Write out all of the entries, matching the original exactly.

__Listed entries__

━━━━━━━━━━

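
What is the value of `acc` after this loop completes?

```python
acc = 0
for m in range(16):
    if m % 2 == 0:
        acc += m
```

Sum of even numbers 0 to 15
`acc` takes the values: 0 → 2 → 6 → 12 → 20 → 30 → 42 → 56

Answer: 56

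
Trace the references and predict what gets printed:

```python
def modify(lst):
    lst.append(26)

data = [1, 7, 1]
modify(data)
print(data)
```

Key concept: function modifies passed list.
Step by step:
`data = [1, 7, 1]` → data = [1, 7, 1]
`modify(data)` → data = [1, 7, 1, 26]
`print(data)` → prints [1, 7, 1, 26]

Answer: [1, 7, 1, 26]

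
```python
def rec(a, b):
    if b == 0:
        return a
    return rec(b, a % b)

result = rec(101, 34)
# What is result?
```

rec(101, 34) -> rec(34, 33) -> rec(33, 1) -> rec(1, 0) -> 1

Answer: 1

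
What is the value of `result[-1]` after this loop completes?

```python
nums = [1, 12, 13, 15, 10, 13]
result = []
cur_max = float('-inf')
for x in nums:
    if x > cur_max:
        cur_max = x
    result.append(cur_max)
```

Running max ends at 15
`result` takes the values: [] → [1] → [1, 12] → [1, 12, 13] → [1, 12, 13, 15] → [1, 12, 13, 15, 15] → [1, 12, 13, 15, 15, 15]
So `result[-1]` = 15

Answer: 15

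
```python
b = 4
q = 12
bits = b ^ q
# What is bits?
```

Trace:
`b = 4` → b = 4
`q = 12` → q = 12
`bits = b ^ q` → bits = 8
So bits = 8

Answer: 8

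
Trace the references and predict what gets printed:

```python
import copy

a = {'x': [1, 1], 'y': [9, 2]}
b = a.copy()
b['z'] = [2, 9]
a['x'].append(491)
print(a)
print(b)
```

Key concept: shallow copy of dict with mutable values.
Step by step:
`a = {'x': [1, 1], 'y': [9, 2]}` → a = {'x': [1, 1], 'y': [9, 2]}
`b = a.copy()` → b = {'x': [1, 1], 'y': [9, 2]}
`b['z'] = [2, 9]` → b = {'x': [1, 1], 'y': [9, 2], 'z': [2, 9]}
`a['x'].append(491)` → a = {'x': [1, 1, 491], 'y': [9, 2]}; b = {'x': [1, 1, 491], 'y': [9, 2], 'z': [2, 9]}
`print(a)` → prints {'x': [1, 1, 491], 'y': [9, 2]}
`print(b)` → prints {'x': [1, 1, 491], 'y': [9, 2], 'z': [2, 9]}

Answer:
{'x': [1, 1, 491], 'y': [9, 2]}
{'x': [1, 1, 491], 'y': [9, 2], 'z': [2, 9]}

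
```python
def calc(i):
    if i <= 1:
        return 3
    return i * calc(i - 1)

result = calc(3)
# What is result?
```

calc(3) = 3 * 2 * 3 = 18

Answer: 18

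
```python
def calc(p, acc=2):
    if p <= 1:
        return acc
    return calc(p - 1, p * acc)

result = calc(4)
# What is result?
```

Accumulator trace (n, acc): (4, 2) -> (3, 8) -> (2, 24) -> (1, 48) -> return 48

Answer: 48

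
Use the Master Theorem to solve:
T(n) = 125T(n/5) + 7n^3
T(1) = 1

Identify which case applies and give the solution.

a=125, b=5, f(n)=7n^3. log_5(125) = 3. Since c=3 = 3, Case 2 applies: T(n) = Θ(n^log_b(a) · log n) = O(n^3 log n).

Answer: O(n^3 log n) - Case 2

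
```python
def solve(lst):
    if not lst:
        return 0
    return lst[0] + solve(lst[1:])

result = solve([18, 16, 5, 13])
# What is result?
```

18 + 16 + 5 + 13 + 0 = 52

Answer: 52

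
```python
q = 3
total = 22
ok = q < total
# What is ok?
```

Trace:
`q = 3` → q = 3
`total = 22` → total = 22
`ok = q < total` → ok = True
So ok = True

Answer: True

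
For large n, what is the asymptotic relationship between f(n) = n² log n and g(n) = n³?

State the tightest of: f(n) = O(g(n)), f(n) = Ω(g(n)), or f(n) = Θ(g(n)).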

━━━━━━━━━━

__Response to the exercise__
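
What is the value of `acc` after this loop completes?

```python
acc = 0
for m in range(16):
    if m % 2 == 0:
        acc += m
```

Sum of even numbers 0 to 15
`acc` takes the values: 0 → 2 → 6 → 12 → 20 → 30 → 42 → 56

Answer: 56

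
Trace the references and predict what gets printed:

```python
def modify(lst):
    lst.append(26)

data = [1, 7, 1]
modify(data)
print(data)
```

Key concept: function modifies passed list.
Step by step:
`data = [1, 7, 1]` → data = [1, 7, 1]
`modify(data)` → data = [1, 7, 1, 26]
`print(data)` → prints [1, 7, 1, 26]

Answer: [1, 7, 1, 26]

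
```python
def rec(a, b):
    if b == 0:
        return a
    return rec(b, a % b)

result = rec(101, 34)
# What is result?
```

rec(101, 34) -> rec(34, 33) -> rec(33, 1) -> rec(1, 0) -> 1

Answer: 1

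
What is the value of `result[-1]` after this loop completes?

```python
nums = [1, 12, 13, 15, 10, 13]
result = []
cur_max = float('-inf')
for x in nums:
    if x > cur_max:
        cur_max = x
    result.append(cur_max)
```

Running max ends at 15
`result` takes the values: [] → [1] → [1, 12] → [1, 12, 13] → [1, 12, 13, 15] → [1, 12, 13, 15, 15] → [1, 12, 13, 15, 15, 15]
So `result[-1]` = 15

Answer: 15

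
```python
b = 4
q = 12
bits = b ^ q
# What is bits?
```

Trace:
`b = 4` → b = 4
`q = 12` → q = 12
`bits = b ^ q` → bits = 8
So bits = 8

Answer: 8

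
Trace the references and predict what gets printed:

```python
import copy

a = {'x': [1, 1], 'y': [9, 2]}
b = a.copy()
b['z'] = [2, 9]
a['x'].append(491)
print(a)
print(b)
```

Key concept: shallow copy of dict with mutable values.
Step by step:
`a = {'x': [1, 1], 'y': [9, 2]}` → a = {'x': [1, 1], 'y': [9, 2]}
`b = a.copy()` → b = {'x': [1, 1], 'y': [9, 2]}
`b['z'] = [2, 9]` → b = {'x': [1, 1], 'y': [9, 2], 'z': [2, 9]}
`a['x'].append(491)` → a = {'x': [1, 1, 491], 'y': [9, 2]}; b = {'x': [1, 1, 491], 'y': [9, 2], 'z': [2, 9]}
`print(a)` → prints {'x': [1, 1, 491], 'y': [9, 2]}
`print(b)` → prints {'x': [1, 1, 491], 'y': [9, 2], 'z': [2, 9]}

Answer:
{'x': [1, 1, 491], 'y': [9, 2]}
{'x': [1, 1, 491], 'y': [9, 2], 'z': [2, 9]}

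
```python
def calc(i):
    if i <= 1:
        return 3
    return i * calc(i - 1)

result = calc(3)
# What is result?
```

calc(3) = 3 * 2 * 3 = 18

Answer: 18

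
```python
def calc(p, acc=2):
    if p <= 1:
        return acc
    return calc(p - 1, p * acc)

result = calc(4)
# What is result?
```

Accumulator trace (n, acc): (4, 2) -> (3, 8) -> (2, 24) -> (1, 48) -> return 48

Answer: 48

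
Use the Master Theorem to solve:
T(n) = 125T(n/5) + 7n^3
T(1) = 1

Identify which case applies and give the solution.

a=125, b=5, f(n)=7n^3. log_5(125) = 3. Since c=3 = 3, Case 2 applies: T(n) = Θ(n^log_b(a) · log n) = O(n^3 log n).

Answer: O(n^3 log n) - Case 2

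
```python
def solve(lst):
    if not lst:
        return 0
    return lst[0] + solve(lst[1:])

result = solve([18, 16, 5, 13])
# What is result?
```

18 + 16 + 5 + 13 + 0 = 52

Answer: 52

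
```python
q = 3
total = 22
ok = q < total
# What is ok?
```

Trace:
`q = 3` → q = 3
`total = 22` → total = 22
`ok = q < total` → ok = True
So ok = True

Answer: True

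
For large n, what is the asymptotic relationship between f(n) = n² log n and g(n) = n³?

State the tightest of: f(n) = O(g(n)), f(n) = Ω(g(n)), or f(n) = Θ(g(n)).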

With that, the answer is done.